- [Work instruction]:
Beginning with the line that mentions "CTCATGTTATCCAAGCTCAGAGGGTCACCGAGGTCTGTTGC", reproduce every line through the last line of the entries, exactly, and only those.
---------- Data supplied
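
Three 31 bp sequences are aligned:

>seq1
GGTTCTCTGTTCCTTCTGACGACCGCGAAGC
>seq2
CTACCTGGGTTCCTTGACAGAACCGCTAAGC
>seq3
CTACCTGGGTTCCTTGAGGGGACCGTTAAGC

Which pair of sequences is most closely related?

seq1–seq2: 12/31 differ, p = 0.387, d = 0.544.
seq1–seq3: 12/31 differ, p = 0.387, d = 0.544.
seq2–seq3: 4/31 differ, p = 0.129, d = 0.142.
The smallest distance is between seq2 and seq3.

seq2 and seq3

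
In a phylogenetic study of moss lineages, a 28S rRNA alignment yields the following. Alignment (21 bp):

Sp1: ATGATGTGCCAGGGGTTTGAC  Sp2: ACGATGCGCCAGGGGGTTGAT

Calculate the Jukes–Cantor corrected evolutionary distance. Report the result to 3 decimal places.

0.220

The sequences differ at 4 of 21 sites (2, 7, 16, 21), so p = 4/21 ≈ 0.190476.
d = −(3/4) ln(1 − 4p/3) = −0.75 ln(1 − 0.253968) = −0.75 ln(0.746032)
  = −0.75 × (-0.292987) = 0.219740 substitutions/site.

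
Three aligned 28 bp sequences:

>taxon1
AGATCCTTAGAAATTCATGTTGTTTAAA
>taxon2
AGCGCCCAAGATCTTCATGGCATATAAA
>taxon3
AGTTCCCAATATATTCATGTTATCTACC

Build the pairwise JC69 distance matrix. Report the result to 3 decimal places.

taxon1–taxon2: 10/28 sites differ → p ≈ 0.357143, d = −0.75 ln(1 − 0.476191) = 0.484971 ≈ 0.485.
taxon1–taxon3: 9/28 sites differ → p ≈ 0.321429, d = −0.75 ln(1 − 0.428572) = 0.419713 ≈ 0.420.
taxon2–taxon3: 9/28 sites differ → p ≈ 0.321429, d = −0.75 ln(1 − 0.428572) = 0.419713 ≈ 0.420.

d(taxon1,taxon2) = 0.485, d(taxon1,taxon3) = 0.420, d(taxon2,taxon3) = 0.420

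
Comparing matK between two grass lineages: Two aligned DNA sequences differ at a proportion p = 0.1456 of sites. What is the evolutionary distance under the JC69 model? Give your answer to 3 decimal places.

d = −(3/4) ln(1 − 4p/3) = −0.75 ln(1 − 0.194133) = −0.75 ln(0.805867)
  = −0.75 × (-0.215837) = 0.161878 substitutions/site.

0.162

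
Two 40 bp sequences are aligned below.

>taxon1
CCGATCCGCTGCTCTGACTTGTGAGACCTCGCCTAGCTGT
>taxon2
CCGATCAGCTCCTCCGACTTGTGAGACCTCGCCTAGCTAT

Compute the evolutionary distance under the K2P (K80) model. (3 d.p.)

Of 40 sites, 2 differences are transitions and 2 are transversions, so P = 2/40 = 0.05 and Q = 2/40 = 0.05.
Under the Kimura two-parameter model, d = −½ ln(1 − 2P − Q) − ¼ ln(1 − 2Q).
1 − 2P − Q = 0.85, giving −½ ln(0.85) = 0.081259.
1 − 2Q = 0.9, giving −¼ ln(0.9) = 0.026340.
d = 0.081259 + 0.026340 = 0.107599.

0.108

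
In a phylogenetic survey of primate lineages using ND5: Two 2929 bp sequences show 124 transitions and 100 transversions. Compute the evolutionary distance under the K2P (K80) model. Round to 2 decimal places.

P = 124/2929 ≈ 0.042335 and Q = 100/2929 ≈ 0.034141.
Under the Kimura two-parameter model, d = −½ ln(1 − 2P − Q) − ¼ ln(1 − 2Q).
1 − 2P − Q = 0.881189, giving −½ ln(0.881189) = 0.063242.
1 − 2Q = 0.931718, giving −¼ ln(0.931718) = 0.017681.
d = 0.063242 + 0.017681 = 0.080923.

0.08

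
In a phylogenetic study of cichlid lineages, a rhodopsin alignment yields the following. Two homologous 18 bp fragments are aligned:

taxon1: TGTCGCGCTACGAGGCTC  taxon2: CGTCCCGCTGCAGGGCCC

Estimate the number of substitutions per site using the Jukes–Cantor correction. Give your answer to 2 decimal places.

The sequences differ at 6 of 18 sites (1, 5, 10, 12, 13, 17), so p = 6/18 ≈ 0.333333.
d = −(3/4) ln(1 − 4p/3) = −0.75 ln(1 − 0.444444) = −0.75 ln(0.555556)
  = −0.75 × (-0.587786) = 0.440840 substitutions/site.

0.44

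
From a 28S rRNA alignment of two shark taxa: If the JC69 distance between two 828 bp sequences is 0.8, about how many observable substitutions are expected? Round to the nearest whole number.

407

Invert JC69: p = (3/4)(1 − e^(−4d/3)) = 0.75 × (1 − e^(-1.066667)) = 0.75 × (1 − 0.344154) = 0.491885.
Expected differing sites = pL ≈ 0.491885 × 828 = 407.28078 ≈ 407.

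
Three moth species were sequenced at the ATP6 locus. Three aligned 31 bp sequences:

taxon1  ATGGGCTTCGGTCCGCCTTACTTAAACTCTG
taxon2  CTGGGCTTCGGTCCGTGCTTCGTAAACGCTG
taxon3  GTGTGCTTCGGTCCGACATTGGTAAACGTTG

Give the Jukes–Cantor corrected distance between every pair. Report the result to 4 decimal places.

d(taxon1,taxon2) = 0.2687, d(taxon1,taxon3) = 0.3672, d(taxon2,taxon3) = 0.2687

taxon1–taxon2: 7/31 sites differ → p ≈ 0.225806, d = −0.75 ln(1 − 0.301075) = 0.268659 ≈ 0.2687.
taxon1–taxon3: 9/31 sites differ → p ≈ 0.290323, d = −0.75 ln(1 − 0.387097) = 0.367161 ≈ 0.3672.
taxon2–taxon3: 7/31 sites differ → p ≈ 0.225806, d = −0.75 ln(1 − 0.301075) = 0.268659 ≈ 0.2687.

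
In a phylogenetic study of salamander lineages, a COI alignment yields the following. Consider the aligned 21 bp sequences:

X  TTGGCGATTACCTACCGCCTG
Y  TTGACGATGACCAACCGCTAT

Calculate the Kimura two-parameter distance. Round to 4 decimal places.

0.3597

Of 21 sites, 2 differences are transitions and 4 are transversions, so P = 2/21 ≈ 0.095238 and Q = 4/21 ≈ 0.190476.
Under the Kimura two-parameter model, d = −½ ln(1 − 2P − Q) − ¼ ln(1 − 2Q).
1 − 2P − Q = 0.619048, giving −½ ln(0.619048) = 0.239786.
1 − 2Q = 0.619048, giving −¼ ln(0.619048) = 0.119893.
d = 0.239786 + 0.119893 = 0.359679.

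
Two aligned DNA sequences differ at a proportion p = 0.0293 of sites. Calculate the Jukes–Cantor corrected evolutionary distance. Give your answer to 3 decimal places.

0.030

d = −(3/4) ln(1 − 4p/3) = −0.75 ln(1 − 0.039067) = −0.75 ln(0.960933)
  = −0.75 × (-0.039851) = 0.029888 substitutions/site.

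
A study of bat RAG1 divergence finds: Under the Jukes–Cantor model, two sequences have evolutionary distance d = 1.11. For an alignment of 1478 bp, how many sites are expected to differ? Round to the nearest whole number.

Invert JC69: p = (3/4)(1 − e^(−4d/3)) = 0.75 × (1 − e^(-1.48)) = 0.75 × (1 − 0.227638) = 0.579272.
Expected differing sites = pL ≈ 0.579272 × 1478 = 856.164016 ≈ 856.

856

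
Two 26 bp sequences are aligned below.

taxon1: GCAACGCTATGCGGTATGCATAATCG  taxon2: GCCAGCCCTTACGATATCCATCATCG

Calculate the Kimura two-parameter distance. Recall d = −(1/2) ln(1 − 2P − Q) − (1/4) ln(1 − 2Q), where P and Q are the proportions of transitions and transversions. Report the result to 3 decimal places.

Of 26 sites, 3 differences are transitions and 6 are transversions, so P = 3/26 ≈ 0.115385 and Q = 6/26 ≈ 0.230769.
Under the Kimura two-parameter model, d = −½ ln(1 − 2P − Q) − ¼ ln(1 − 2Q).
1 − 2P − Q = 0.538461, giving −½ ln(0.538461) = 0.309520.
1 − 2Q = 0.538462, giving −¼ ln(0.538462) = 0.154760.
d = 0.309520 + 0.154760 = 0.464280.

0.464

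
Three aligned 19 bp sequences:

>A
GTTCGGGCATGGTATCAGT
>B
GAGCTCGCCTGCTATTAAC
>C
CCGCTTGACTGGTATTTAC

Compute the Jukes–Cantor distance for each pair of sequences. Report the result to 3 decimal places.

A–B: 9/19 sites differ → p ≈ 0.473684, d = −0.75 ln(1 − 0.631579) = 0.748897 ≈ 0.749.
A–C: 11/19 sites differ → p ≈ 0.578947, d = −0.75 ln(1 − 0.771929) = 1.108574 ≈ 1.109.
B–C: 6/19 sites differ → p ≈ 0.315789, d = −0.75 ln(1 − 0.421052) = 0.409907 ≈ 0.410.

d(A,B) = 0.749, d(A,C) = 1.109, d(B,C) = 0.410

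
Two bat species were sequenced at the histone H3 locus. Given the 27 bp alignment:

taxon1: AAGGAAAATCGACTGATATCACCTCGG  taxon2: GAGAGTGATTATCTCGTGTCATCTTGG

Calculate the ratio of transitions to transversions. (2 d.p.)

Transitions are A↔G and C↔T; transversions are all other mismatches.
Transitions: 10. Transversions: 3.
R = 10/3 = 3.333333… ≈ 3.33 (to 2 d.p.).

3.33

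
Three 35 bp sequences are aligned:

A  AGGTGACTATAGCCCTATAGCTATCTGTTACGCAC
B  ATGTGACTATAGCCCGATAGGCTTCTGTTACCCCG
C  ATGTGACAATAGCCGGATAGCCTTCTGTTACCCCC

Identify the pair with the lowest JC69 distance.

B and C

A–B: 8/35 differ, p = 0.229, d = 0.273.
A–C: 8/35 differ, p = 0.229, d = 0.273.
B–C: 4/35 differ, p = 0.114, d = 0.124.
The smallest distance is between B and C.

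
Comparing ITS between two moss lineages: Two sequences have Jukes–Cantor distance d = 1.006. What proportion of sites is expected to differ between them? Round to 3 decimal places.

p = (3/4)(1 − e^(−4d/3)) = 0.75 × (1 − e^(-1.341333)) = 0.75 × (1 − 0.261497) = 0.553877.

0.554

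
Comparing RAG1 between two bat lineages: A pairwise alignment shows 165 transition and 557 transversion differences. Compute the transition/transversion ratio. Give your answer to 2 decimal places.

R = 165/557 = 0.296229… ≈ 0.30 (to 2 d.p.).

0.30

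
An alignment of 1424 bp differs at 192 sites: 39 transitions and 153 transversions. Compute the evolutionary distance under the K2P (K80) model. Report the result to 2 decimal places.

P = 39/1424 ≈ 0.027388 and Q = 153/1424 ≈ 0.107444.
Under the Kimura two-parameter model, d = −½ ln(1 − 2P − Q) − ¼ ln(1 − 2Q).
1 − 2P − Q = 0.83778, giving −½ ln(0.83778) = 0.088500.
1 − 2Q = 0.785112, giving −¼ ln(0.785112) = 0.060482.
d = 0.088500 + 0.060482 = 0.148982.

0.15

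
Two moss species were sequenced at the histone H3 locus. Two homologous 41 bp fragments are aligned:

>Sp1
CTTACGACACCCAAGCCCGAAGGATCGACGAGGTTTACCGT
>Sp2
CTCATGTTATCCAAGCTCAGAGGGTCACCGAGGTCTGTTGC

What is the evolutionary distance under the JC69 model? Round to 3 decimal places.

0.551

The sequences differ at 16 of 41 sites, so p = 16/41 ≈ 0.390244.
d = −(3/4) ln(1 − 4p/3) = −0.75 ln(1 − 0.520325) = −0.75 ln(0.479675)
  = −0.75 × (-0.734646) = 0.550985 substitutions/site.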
--------------------
- [Worked solution]:
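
CTCATGTTATCCAAGCTCAGAGGGTCACCGAGGTCTGTTGC

What is the evolutionary distance under the JC69 model? Round to 3 decimal places.

0.551

The sequences differ at 16 of 41 sites, so p = 16/41 ≈ 0.390244.
d = −(3/4) ln(1 − 4p/3) = −0.75 ln(1 − 0.520325) = −0.75 ln(0.479675)
  = −0.75 × (-0.734646) = 0.550985 substitutions/site.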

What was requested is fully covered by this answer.